Your objective
Repeat all of the data exactly. Leave nothing out.

Data under study
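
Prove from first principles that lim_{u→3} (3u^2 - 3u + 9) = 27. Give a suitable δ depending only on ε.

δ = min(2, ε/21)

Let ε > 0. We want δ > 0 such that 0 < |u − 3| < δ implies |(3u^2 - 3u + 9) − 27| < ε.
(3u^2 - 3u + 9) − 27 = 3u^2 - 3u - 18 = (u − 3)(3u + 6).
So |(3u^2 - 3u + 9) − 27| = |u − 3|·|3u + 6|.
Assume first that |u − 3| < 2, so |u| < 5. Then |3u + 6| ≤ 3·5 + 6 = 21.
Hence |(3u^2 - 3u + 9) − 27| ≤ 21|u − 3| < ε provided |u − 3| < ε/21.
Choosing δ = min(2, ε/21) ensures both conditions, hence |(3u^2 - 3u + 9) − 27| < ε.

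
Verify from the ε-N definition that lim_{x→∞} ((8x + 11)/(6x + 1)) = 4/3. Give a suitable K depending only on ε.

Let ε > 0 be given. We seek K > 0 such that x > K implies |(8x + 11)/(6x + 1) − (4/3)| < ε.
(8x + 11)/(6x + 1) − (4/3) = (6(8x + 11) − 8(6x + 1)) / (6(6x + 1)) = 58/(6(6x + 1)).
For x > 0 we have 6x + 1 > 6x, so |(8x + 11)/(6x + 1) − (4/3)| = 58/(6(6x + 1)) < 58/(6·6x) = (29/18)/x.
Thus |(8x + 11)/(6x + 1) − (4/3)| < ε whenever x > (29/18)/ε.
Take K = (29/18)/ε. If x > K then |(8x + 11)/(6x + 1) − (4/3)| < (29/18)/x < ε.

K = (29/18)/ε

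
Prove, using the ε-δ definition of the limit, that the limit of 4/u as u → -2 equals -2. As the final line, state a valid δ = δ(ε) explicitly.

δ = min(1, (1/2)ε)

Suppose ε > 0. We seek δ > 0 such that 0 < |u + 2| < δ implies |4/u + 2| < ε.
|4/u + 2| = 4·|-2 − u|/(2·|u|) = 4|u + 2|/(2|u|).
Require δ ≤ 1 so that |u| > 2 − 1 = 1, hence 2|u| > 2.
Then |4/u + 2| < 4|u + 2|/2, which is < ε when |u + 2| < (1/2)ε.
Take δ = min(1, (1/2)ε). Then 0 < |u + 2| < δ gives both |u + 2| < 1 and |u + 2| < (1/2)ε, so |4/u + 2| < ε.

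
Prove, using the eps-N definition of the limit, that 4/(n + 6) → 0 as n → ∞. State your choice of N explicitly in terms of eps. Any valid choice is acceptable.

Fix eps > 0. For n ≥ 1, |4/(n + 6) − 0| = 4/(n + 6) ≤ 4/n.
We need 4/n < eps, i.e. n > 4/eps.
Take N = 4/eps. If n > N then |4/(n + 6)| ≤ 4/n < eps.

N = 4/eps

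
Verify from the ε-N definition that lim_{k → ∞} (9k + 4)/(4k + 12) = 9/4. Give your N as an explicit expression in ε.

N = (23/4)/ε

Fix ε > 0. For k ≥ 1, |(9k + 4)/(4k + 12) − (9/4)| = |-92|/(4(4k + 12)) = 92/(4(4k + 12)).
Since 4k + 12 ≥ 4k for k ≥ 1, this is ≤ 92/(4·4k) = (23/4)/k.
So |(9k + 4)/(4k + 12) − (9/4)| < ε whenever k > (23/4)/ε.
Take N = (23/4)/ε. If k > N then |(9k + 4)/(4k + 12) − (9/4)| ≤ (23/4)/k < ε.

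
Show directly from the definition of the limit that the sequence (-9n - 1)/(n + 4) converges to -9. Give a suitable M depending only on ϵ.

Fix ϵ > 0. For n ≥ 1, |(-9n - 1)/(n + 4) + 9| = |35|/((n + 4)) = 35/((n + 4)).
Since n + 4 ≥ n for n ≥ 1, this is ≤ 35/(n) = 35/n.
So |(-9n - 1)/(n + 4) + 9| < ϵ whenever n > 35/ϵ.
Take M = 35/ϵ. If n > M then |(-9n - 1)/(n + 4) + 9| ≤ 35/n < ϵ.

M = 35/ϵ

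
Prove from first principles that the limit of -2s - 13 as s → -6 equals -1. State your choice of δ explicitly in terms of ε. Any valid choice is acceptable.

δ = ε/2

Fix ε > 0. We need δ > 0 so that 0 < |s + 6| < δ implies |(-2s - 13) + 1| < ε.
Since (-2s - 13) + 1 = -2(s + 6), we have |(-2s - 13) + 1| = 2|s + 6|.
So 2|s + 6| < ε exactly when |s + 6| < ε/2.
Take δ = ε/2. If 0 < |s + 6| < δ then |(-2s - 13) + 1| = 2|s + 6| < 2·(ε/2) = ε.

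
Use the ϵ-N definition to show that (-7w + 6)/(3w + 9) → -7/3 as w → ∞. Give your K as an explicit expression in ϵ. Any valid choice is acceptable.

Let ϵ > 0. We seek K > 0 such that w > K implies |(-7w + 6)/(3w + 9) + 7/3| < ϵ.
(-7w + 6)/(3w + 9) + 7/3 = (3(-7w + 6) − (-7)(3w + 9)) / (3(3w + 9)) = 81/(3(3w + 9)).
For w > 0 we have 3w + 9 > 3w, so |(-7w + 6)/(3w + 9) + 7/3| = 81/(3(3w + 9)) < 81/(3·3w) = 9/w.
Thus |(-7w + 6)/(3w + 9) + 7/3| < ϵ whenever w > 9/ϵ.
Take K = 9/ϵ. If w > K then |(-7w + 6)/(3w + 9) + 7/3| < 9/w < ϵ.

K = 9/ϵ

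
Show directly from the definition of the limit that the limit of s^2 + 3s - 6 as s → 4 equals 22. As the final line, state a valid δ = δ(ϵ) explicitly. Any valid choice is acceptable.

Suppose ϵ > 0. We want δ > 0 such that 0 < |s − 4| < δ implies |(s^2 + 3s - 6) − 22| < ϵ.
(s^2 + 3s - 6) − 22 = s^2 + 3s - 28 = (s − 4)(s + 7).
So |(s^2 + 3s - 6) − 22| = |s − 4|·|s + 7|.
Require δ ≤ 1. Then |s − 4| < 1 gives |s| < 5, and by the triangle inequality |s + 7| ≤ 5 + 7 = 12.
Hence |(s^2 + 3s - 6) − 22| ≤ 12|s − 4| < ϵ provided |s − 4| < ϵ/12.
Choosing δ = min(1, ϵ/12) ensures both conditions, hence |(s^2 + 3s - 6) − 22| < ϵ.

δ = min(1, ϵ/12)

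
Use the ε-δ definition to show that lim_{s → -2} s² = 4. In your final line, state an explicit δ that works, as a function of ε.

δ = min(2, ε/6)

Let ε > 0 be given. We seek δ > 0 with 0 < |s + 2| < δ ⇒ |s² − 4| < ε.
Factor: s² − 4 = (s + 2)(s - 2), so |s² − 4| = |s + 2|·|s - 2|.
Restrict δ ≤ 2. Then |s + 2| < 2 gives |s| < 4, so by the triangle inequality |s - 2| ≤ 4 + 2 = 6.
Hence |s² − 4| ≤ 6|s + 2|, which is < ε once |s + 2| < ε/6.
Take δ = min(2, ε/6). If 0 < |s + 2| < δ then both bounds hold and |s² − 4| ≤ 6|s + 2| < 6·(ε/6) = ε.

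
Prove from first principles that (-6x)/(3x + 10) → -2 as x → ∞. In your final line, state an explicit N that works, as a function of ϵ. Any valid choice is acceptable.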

Response to this task
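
Prove from first principles that lim_{u→3} (3u^2 - 3u + 9) = 27. Give a suitable δ depending only on ε.

δ = min(2, ε/21)

Let ε > 0. We want δ > 0 such that 0 < |u − 3| < δ implies |(3u^2 - 3u + 9) − 27| < ε.
(3u^2 - 3u + 9) − 27 = 3u^2 - 3u - 18 = (u − 3)(3u + 6).
So |(3u^2 - 3u + 9) − 27| = |u − 3|·|3u + 6|.
Assume first that |u − 3| < 2, so |u| < 5. Then |3u + 6| ≤ 3·5 + 6 = 21.
Hence |(3u^2 - 3u + 9) − 27| ≤ 21|u − 3| < ε provided |u − 3| < ε/21.
Choosing δ = min(2, ε/21) ensures both conditions, hence |(3u^2 - 3u + 9) − 27| < ε.

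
Verify from the ε-N definition that lim_{x→∞} ((8x + 11)/(6x + 1)) = 4/3. Give a suitable K depending only on ε.

Let ε > 0 be given. We seek K > 0 such that x > K implies |(8x + 11)/(6x + 1) − (4/3)| < ε.
(8x + 11)/(6x + 1) − (4/3) = (6(8x + 11) − 8(6x + 1)) / (6(6x + 1)) = 58/(6(6x + 1)).
For x > 0 we have 6x + 1 > 6x, so |(8x + 11)/(6x + 1) − (4/3)| = 58/(6(6x + 1)) < 58/(6·6x) = (29/18)/x.
Thus |(8x + 11)/(6x + 1) − (4/3)| < ε whenever x > (29/18)/ε.
Take K = (29/18)/ε. If x > K then |(8x + 11)/(6x + 1) − (4/3)| < (29/18)/x < ε.

K = (29/18)/ε

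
Prove, using the ε-δ definition of the limit, that the limit of 4/u as u → -2 equals -2. As the final line, state a valid δ = δ(ε) explicitly.

δ = min(1, (1/2)ε)

Suppose ε > 0. We seek δ > 0 such that 0 < |u + 2| < δ implies |4/u + 2| < ε.
|4/u + 2| = 4·|-2 − u|/(2·|u|) = 4|u + 2|/(2|u|).
Require δ ≤ 1 so that |u| > 2 − 1 = 1, hence 2|u| > 2.
Then |4/u + 2| < 4|u + 2|/2, which is < ε when |u + 2| < (1/2)ε.
Take δ = min(1, (1/2)ε). Then 0 < |u + 2| < δ gives both |u + 2| < 1 and |u + 2| < (1/2)ε, so |4/u + 2| < ε.

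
Prove, using the eps-N definition of the limit, that 4/(n + 6) → 0 as n → ∞. State your choice of N explicitly in terms of eps. Any valid choice is acceptable.

Fix eps > 0. For n ≥ 1, |4/(n + 6) − 0| = 4/(n + 6) ≤ 4/n.
We need 4/n < eps, i.e. n > 4/eps.
Take N = 4/eps. If n > N then |4/(n + 6)| ≤ 4/n < eps.

N = 4/eps

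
Verify from the ε-N definition that lim_{k → ∞} (9k + 4)/(4k + 12) = 9/4. Give your N as an explicit expression in ε.

N = (23/4)/ε

Fix ε > 0. For k ≥ 1, |(9k + 4)/(4k + 12) − (9/4)| = |-92|/(4(4k + 12)) = 92/(4(4k + 12)).
Since 4k + 12 ≥ 4k for k ≥ 1, this is ≤ 92/(4·4k) = (23/4)/k.
So |(9k + 4)/(4k + 12) − (9/4)| < ε whenever k > (23/4)/ε.
Take N = (23/4)/ε. If k > N then |(9k + 4)/(4k + 12) − (9/4)| ≤ (23/4)/k < ε.

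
Show directly from the definition of the limit that the sequence (-9n - 1)/(n + 4) converges to -9. Give a suitable M depending only on ϵ.

Fix ϵ > 0. For n ≥ 1, |(-9n - 1)/(n + 4) + 9| = |35|/((n + 4)) = 35/((n + 4)).
Since n + 4 ≥ n for n ≥ 1, this is ≤ 35/(n) = 35/n.
So |(-9n - 1)/(n + 4) + 9| < ϵ whenever n > 35/ϵ.
Take M = 35/ϵ. If n > M then |(-9n - 1)/(n + 4) + 9| ≤ 35/n < ϵ.

M = 35/ϵ

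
Prove from first principles that the limit of -2s - 13 as s → -6 equals -1. State your choice of δ explicitly in terms of ε. Any valid choice is acceptable.

δ = ε/2

Fix ε > 0. We need δ > 0 so that 0 < |s + 6| < δ implies |(-2s - 13) + 1| < ε.
Since (-2s - 13) + 1 = -2(s + 6), we have |(-2s - 13) + 1| = 2|s + 6|.
So 2|s + 6| < ε exactly when |s + 6| < ε/2.
Take δ = ε/2. If 0 < |s + 6| < δ then |(-2s - 13) + 1| = 2|s + 6| < 2·(ε/2) = ε.

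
Use the ϵ-N definition to show that (-7w + 6)/(3w + 9) → -7/3 as w → ∞. Give your K as an explicit expression in ϵ. Any valid choice is acceptable.

Let ϵ > 0. We seek K > 0 such that w > K implies |(-7w + 6)/(3w + 9) + 7/3| < ϵ.
(-7w + 6)/(3w + 9) + 7/3 = (3(-7w + 6) − (-7)(3w + 9)) / (3(3w + 9)) = 81/(3(3w + 9)).
For w > 0 we have 3w + 9 > 3w, so |(-7w + 6)/(3w + 9) + 7/3| = 81/(3(3w + 9)) < 81/(3·3w) = 9/w.
Thus |(-7w + 6)/(3w + 9) + 7/3| < ϵ whenever w > 9/ϵ.
Take K = 9/ϵ. If w > K then |(-7w + 6)/(3w + 9) + 7/3| < 9/w < ϵ.

K = 9/ϵ

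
Show directly from the definition of the limit that the limit of s^2 + 3s - 6 as s → 4 equals 22. As the final line, state a valid δ = δ(ϵ) explicitly. Any valid choice is acceptable.

Suppose ϵ > 0. We want δ > 0 such that 0 < |s − 4| < δ implies |(s^2 + 3s - 6) − 22| < ϵ.
(s^2 + 3s - 6) − 22 = s^2 + 3s - 28 = (s − 4)(s + 7).
So |(s^2 + 3s - 6) − 22| = |s − 4|·|s + 7|.
Require δ ≤ 1. Then |s − 4| < 1 gives |s| < 5, and by the triangle inequality |s + 7| ≤ 5 + 7 = 12.
Hence |(s^2 + 3s - 6) − 22| ≤ 12|s − 4| < ϵ provided |s − 4| < ϵ/12.
Choosing δ = min(1, ϵ/12) ensures both conditions, hence |(s^2 + 3s - 6) − 22| < ϵ.

δ = min(1, ϵ/12)

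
Use the ε-δ definition to show that lim_{s → -2} s² = 4. In your final line, state an explicit δ that works, as a function of ε.

δ = min(2, ε/6)

Let ε > 0 be given. We seek δ > 0 with 0 < |s + 2| < δ ⇒ |s² − 4| < ε.
Factor: s² − 4 = (s + 2)(s - 2), so |s² − 4| = |s + 2|·|s - 2|.
Restrict δ ≤ 2. Then |s + 2| < 2 gives |s| < 4, so by the triangle inequality |s - 2| ≤ 4 + 2 = 6.
Hence |s² − 4| ≤ 6|s + 2|, which is < ε once |s + 2| < ε/6.
Take δ = min(2, ε/6). If 0 < |s + 2| < δ then both bounds hold and |s² − 4| ≤ 6|s + 2| < 6·(ε/6) = ε.

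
Prove from first principles that (-6x)/(3x + 10) → -2 as x → ∞. In your final line, state an explicit N that works, as a function of ϵ. Any valid choice is acceptable.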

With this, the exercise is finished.